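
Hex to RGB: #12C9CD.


12 → 18 (R)
C9 → 201 (G)
CD → 205 (B)
= RGB(18, 201, 205)


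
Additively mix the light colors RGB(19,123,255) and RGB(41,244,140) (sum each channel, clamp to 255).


Additive: each channel = min(255, C₁+C₂)
R: 19+41 = 60 → 60
G: 123+244 = 367 → 255
B: 255+140 = 395 → 255
= RGB(60, 255, 255)


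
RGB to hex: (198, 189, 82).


R = 198 → C6 (hex)
G = 189 → BD (hex)
B = 82 → 52 (hex)
Hex = #C6BD52


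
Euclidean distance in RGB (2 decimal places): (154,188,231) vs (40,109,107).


d = √[(R₁-R₂)² + (G₁-G₂)² + (B₁-B₂)²]
d = √[(154-40)² + (188-109)² + (231-107)²]
d = √[12996 + 6241 + 15376]
d = √34613
d ≈ 186.05


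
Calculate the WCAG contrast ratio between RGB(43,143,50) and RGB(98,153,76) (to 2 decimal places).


Linearize each sRGB channel c=v/255: c/12.92 if c ≤ 0.04045 else ((c+0.055)/1.055)^2.4
L = 0.2126×R_lin + 0.7152×G_lin + 0.0722×B_lin
Color 1 (43,143,50):
  R=43: 43/255≈0.1686 > 0.04045 → ((0.1686+0.055)/1.055)^2.4 ≈ 0.02416
  G=143: 143/255≈0.5608 > 0.04045 → ((0.5608+0.055)/1.055)^2.4 ≈ 0.27468
  B=50: 50/255≈0.1961 > 0.04045 → ((0.1961+0.055)/1.055)^2.4 ≈ 0.03190
  L1 = 0.2126×0.02416 + 0.7152×0.27468 + 0.0722×0.03190 ≈ 0.20389
Color 2 (98,153,76):
  R=98: 98/255≈0.3843 > 0.04045 → ((0.3843+0.055)/1.055)^2.4 ≈ 0.12214
  G=153: 153/255≈0.6000 > 0.04045 → ((0.6000+0.055)/1.055)^2.4 ≈ 0.31855
  B=76: 76/255≈0.2980 > 0.04045 → ((0.2980+0.055)/1.055)^2.4 ≈ 0.07227
  L2 = 0.2126×0.12214 + 0.7152×0.31855 + 0.0722×0.07227 ≈ 0.25901
Lighter = 0.25901, Darker = 0.20389
Ratio = (L_lighter + 0.05) / (L_darker + 0.05)
Ratio = (0.25901 + 0.05) / (0.20389 + 0.05) = 0.30901 / 0.25389 ≈ 1.2171
Ratio ≈ 1.22:1


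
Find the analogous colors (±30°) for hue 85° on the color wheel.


Base hue: 85°
Left analog: (85 - 30) mod 360 = 55°
Right analog: (85 + 30) mod 360 = 115°
Analogous hues = 55° and 115°


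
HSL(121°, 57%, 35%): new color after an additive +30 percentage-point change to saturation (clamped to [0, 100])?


Original S = 57%
Adjustment = +30 percentage points
New S = 57 + (30) = 87
Clamp to [0, 100] → 87
= HSL(121°, 87%, 35%)


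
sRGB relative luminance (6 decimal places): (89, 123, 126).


Linearize each channel (sRGB transfer function): c = v/255; c_lin = c/12.92 if c ≤ 0.04045, else ((c+0.055)/1.055)^2.4
  R: 89/255 ≈ 0.349020 > 0.04045 → ((0.349020+0.055)/1.055)^2.4 ≈ 0.099899
  G: 123/255 ≈ 0.482353 > 0.04045 → ((0.482353+0.055)/1.055)^2.4 ≈ 0.198069
  B: 126/255 ≈ 0.494118 > 0.04045 → ((0.494118+0.055)/1.055)^2.4 ≈ 0.208637
R_lin = 0.099899, G_lin = 0.198069, B_lin = 0.208637
L = 0.2126×R + 0.7152×G + 0.0722×B
L = 0.2126×0.099899 + 0.7152×0.198069 + 0.0722×0.208637
L ≈ 0.177961


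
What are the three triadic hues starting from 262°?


Triadic: equally spaced at 120° intervals
H1 = 262°
H2 = (262 + 120) mod 360 = 22°
H3 = (262 + 240) mod 360 = 142°
Triadic = 262°, 22°, 142°


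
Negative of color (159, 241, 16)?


Invert: (255-R, 255-G, 255-B)
R: 255-159 = 96
G: 255-241 = 14
B: 255-16 = 239
= RGB(96, 14, 239)


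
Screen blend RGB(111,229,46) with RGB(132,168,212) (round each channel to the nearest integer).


Screen: C = 255 - (255-A)×(255-B)/255, rounded to nearest integer
R: 255 - (255-111)×(255-132)/255 = 255 - 17712/255 ≈ 255 - 69.459 = 185.541 → 186
G: 255 - (255-229)×(255-168)/255 = 255 - 2262/255 ≈ 255 - 8.871 = 246.129 → 246
B: 255 - (255-46)×(255-212)/255 = 255 - 8987/255 ≈ 255 - 35.243 = 219.757 → 220
= RGB(186, 246, 220)


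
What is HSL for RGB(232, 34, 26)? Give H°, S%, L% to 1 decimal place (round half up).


Normalize: R'=232/255≈0.9098, G'=34/255≈0.1333, B'=26/255≈0.1020
Max=232/255, Min=26/255, Δ=Max-Min=206/255
L = (Max+Min)/2 = (232+26)/510 = 258/510 = 0.50588… → L = 50.6%
L > 0.5 → S = Δ/(2-Max-Min) = 206/(510-232-26) = 206/252 = 0.81746… → S = 81.7%
(the 1/255 factors cancel in S and H, so raw channel differences can be used)
Max is R' → H = 60 × (((G-B)/Δ) mod 6) = 60 × (((34-26)/206) mod 6)
  8/206 = 0.0388…
  H = 60 × 0.0388… = 2.330…° → H = 2.3°
= HSL(2.3°, 81.7%, 50.6%)


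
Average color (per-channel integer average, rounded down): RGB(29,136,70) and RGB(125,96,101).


Midpoint: each channel = ⌊(C₁+C₂)/2⌋
R: ⌊(29+125)/2⌋ = 77
G: ⌊(136+96)/2⌋ = 116
B: ⌊(70+101)/2⌋ = 85
= RGB(77, 116, 85)


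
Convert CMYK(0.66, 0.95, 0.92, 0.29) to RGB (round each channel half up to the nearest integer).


R = 255 × (1-C) × (1-K) = 255 × 0.34 × 0.71 = 61.557 → 62
G = 255 × (1-M) × (1-K) = 255 × 0.05 × 0.71 = 9.0525 → 9
B = 255 × (1-Y) × (1-K) = 255 × 0.08 × 0.71 = 14.484 → 14
= RGB(62, 9, 14)


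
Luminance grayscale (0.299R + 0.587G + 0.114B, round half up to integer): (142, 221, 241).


Gray = 0.299×R + 0.587×G + 0.114×B
Gray = 0.299×142 + 0.587×221 + 0.114×241
Gray = 42.458 + 129.727 + 27.474
Gray = 199.659 → round half up → 200
Gray = 200


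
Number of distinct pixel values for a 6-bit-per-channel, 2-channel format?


Total bits = 6 bits/channel × 2 channels = 12 bits
Distinct pixel values = 2^12
= 4,096 pixel values


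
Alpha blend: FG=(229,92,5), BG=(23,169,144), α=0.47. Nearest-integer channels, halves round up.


C = α×F + (1-α)×B, with 1-α = 0.53
R: 0.47×229 + 0.53×23 = 107.63 + 12.19 = 119.82 → 120
G: 0.47×92 + 0.53×169 = 43.24 + 89.57 = 132.81 → 133
B: 0.47×5 + 0.53×144 = 2.35 + 76.32 = 78.67 → 79
= RGB(120, 133, 79)


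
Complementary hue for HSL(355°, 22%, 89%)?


Complement = opposite side of color wheel = hue + 180°
H' = (355 + 180) mod 360 = 175°
S and L unchanged.
= HSL(175°, 22%, 89%)


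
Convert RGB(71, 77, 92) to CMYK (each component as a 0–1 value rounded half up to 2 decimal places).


R'=71/255≈0.2784, G'=77/255≈0.3020, B'=92/255≈0.3608
K = 1 - max(R',G',B') = 1 - 92/255 = 163/255 = 0.63921… → 0.64
(1-R'-K)/(1-K) simplifies to (max-R)/max with max = 92:
C = (92-71)/92 = 21/92 = 0.22826… → 0.23
M = (92-77)/92 = 15/92 = 0.16304… → 0.16
Y = (92-92)/92 = 0/92 = 0 → 0.00
= CMYK(0.23, 0.16, 0.00, 0.64)


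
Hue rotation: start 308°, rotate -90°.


New hue = (H + rotation) mod 360
New hue = (308 -90) mod 360
= 218 mod 360
= 218°


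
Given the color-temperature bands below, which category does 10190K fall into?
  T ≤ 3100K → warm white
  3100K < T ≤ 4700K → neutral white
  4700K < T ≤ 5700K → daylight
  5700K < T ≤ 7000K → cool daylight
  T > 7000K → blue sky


Temperature: 10190K
10190K > 7000K → blue sky
Classification: blue sky


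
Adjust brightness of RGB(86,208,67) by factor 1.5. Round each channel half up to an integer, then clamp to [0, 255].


Multiply each channel by 1.5, round half up, clamp to [0, 255]
R: 86×1.5 = 129
G: 208×1.5 = 312 → clamp → 255
B: 67×1.5 = 100.5 → round → 101
= RGB(129, 255, 101)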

^^^^^^^^

**Brief**.
Give back, unchanged, the line that holds "5700K < T ≤ 7000K → cool daylight" along with all lines after it through the last line above.

**Output for this task**.
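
  5700K < T ≤ 7000K → cool daylight
  T > 7000K → blue sky


Temperature: 10190K
10190K > 7000K → blue sky
Classification: blue sky


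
Adjust brightness of RGB(86,208,67) by factor 1.5. Round each channel half up to an integer, then clamp to [0, 255].


Multiply each channel by 1.5, round half up, clamp to [0, 255]
R: 86×1.5 = 129
G: 208×1.5 = 312 → clamp → 255
B: 67×1.5 = 100.5 → round → 101
= RGB(129, 255, 101)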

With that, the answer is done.